Give back all of the records exactly.

(Collected data)
..............................
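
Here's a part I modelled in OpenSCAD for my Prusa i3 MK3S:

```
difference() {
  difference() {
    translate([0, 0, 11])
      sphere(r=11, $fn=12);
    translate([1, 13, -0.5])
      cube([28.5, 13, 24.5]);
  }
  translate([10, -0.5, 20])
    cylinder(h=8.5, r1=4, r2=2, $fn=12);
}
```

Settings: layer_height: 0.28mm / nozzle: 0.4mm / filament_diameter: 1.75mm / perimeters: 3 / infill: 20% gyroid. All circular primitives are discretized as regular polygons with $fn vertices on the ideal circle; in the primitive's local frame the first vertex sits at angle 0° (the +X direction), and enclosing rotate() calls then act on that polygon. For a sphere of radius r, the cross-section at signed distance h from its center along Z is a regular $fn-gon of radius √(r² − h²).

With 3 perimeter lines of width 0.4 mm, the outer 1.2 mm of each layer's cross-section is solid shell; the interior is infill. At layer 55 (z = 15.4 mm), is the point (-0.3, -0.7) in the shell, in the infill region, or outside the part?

At z = 15.4 mm: the r=11 sphere contributes a regular 12-gon of circumradius √(11²−4.4²) = 10.082; the cube at (1, 13) (footprint 28.5×13) is included at this height; After the difference (first − rest): starting from the r=11 sphere, the 28.5×13 cube at (1, 13) misses the remaining region (no effect) — 1 connected region; the cone at (10, -0.5) is absent (z outside [20, 28.5]); After the difference (first − rest): none of the subtracted shapes is present at this height, so that combined region is unchanged — 1 connected region. Overall, the cross-section is a single solid region. The nearest boundary edge runs (-0.00, -10.08)→(-5.04, -8.73); distance from the point to it = 8.98 mm. The point is inside the cross-section and 8.98 mm from the nearest boundary — more than the 1.2 mm shell width (3 × 0.4), so it's in the infill interior.

infill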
..............................
EXPECTED ANSWER →
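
Here's a part I modelled in OpenSCAD for my Prusa i3 MK3S:

```
difference() {
  difference() {
    translate([0, 0, 11])
      sphere(r=11, $fn=12);
    translate([1, 13, -0.5])
      cube([28.5, 13, 24.5]);
  }
  translate([10, -0.5, 20])
    cylinder(h=8.5, r1=4, r2=2, $fn=12);
}
```

Settings: layer_height: 0.28mm / nozzle: 0.4mm / filament_diameter: 1.75mm / perimeters: 3 / infill: 20% gyroid. All circular primitives are discretized as regular polygons with $fn vertices on the ideal circle; in the primitive's local frame the first vertex sits at angle 0° (the +X direction), and enclosing rotate() calls then act on that polygon. For a sphere of radius r, the cross-section at signed distance h from its center along Z is a regular $fn-gon of radius √(r² − h²).

With 3 perimeter lines of width 0.4 mm, the outer 1.2 mm of each layer's cross-section is solid shell; the interior is infill. At layer 55 (z = 15.4 mm), is the point (-0.3, -0.7) in the shell, in the infill region, or outside the part?

At z = 15.4 mm: the r=11 sphere contributes a regular 12-gon of circumradius √(11²−4.4²) = 10.082; the cube at (1, 13) (footprint 28.5×13) is included at this height; After the difference (first − rest): starting from the r=11 sphere, the 28.5×13 cube at (1, 13) misses the remaining region (no effect) — 1 connected region; the cone at (10, -0.5) is absent (z outside [20, 28.5]); After the difference (first − rest): none of the subtracted shapes is present at this height, so that combined region is unchanged — 1 connected region. Overall, the cross-section is a single solid region. The nearest boundary edge runs (-0.00, -10.08)→(-5.04, -8.73); distance from the point to it = 8.98 mm. The point is inside the cross-section and 8.98 mm from the nearest boundary — more than the 1.2 mm shell width (3 × 0.4), so it's in the infill interior.

infill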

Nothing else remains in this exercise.